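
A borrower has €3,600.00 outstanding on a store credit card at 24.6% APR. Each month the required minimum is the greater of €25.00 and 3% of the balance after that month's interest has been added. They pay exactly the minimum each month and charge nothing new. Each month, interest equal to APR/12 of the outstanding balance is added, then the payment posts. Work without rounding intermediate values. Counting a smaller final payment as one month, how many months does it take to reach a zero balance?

Monthly rate r = 24.6%/12 = 2.05% = 0.0205.
While 3% of the post-interest balance exceeds €25.00, each month B ← (B·(1+r))·(1 − 0.03), i.e. B shrinks by the factor (1+r)·0.97 = 0.98988.
This holds for months 1–146. Entering month 147 the balance is €815.97; 3% of the post-interest balance is now below €25.00, so the flat €25.00 minimum applies from here.
From month 147 a fixed €25.00 at rate r clears €815.97 in 55 more payments. Total: 146 + 55 = 201 months.

201 months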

> [WHAT YOU HAVE TO DO]: Without changing a single word, reproduce the entries above.

> [FINISHED TASK]:
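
A borrower has €3,600.00 outstanding on a store credit card at 24.6% APR. Each month the required minimum is the greater of €25.00 and 3% of the balance after that month's interest has been added. They pay exactly the minimum each month and charge nothing new. Each month, interest equal to APR/12 of the outstanding balance is added, then the payment posts. Work without rounding intermediate values. Counting a smaller final payment as one month, how many months does it take to reach a zero balance?

Monthly rate r = 24.6%/12 = 2.05% = 0.0205.
While 3% of the post-interest balance exceeds €25.00, each month B ← (B·(1+r))·(1 − 0.03), i.e. B shrinks by the factor (1+r)·0.97 = 0.98988.
This holds for months 1–146. Entering month 147 the balance is €815.97; 3% of the post-interest balance is now below €25.00, so the flat €25.00 minimum applies from here.
From month 147 a fixed €25.00 at rate r clears €815.97 in 55 more payments. Total: 146 + 55 = 201 months.

201 months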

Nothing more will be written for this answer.